Assigned task
Output the listing exactly, leaving nothing out.

Source data
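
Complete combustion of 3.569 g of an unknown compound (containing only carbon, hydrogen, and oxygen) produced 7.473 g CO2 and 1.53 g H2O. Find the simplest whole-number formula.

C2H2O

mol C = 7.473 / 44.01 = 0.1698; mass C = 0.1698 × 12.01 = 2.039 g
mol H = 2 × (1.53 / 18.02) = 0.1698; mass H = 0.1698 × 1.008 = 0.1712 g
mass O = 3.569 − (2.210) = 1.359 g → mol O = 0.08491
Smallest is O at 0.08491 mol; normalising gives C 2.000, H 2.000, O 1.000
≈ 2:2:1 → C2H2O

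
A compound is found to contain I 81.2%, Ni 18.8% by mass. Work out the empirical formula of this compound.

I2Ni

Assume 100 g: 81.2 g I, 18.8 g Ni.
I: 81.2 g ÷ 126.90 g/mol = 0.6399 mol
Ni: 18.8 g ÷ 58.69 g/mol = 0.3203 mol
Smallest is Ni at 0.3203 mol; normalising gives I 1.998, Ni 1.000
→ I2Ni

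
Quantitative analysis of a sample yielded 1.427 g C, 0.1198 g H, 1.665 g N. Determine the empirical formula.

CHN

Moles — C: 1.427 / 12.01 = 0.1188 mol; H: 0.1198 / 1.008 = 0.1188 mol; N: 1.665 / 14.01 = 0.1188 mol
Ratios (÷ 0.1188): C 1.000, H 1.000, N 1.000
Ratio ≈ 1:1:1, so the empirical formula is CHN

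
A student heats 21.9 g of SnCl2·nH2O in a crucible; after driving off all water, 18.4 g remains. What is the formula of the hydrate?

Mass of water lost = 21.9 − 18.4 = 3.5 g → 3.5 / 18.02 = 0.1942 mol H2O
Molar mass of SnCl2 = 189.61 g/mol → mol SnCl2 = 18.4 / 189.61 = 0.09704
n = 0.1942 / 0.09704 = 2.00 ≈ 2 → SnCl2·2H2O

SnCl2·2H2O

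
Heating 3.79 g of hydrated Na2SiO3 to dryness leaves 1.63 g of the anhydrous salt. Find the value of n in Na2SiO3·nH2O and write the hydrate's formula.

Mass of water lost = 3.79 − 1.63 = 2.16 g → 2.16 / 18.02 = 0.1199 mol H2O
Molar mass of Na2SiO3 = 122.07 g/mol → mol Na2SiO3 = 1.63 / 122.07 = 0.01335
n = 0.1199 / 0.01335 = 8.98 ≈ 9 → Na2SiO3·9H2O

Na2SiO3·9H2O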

Output below
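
Complete combustion of 3.569 g of an unknown compound (containing only carbon, hydrogen, and oxygen) produced 7.473 g CO2 and 1.53 g H2O. Find the simplest whole-number formula.

C2H2O

mol C = 7.473 / 44.01 = 0.1698; mass C = 0.1698 × 12.01 = 2.039 g
mol H = 2 × (1.53 / 18.02) = 0.1698; mass H = 0.1698 × 1.008 = 0.1712 g
mass O = 3.569 − (2.210) = 1.359 g → mol O = 0.08491
Smallest is O at 0.08491 mol; normalising gives C 2.000, H 2.000, O 1.000
≈ 2:2:1 → C2H2O

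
A compound is found to contain I 81.2%, Ni 18.8% by mass. Work out the empirical formula of this compound.

I2Ni

Assume 100 g: 81.2 g I, 18.8 g Ni.
I: 81.2 g ÷ 126.90 g/mol = 0.6399 mol
Ni: 18.8 g ÷ 58.69 g/mol = 0.3203 mol
Smallest is Ni at 0.3203 mol; normalising gives I 1.998, Ni 1.000
→ I2Ni

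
Quantitative analysis of a sample yielded 1.427 g C, 0.1198 g H, 1.665 g N. Determine the empirical formula.

CHN

Moles — C: 1.427 / 12.01 = 0.1188 mol; H: 0.1198 / 1.008 = 0.1188 mol; N: 1.665 / 14.01 = 0.1188 mol
Ratios (÷ 0.1188): C 1.000, H 1.000, N 1.000
Ratio ≈ 1:1:1, so the empirical formula is CHN

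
A student heats 21.9 g of SnCl2·nH2O in a crucible; after driving off all water, 18.4 g remains. What is the formula of the hydrate?

Mass of water lost = 21.9 − 18.4 = 3.5 g → 3.5 / 18.02 = 0.1942 mol H2O
Molar mass of SnCl2 = 189.61 g/mol → mol SnCl2 = 18.4 / 189.61 = 0.09704
n = 0.1942 / 0.09704 = 2.00 ≈ 2 → SnCl2·2H2O

SnCl2·2H2O

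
Heating 3.79 g of hydrated Na2SiO3 to dryness leaves 1.63 g of the anhydrous salt. Find the value of n in Na2SiO3·nH2O and write the hydrate's formula.

Mass of water lost = 3.79 − 1.63 = 2.16 g → 2.16 / 18.02 = 0.1199 mol H2O
Molar mass of Na2SiO3 = 122.07 g/mol → mol Na2SiO3 = 1.63 / 122.07 = 0.01335
n = 0.1199 / 0.01335 = 8.98 ≈ 9 → Na2SiO3·9H2O

Na2SiO3·9H2O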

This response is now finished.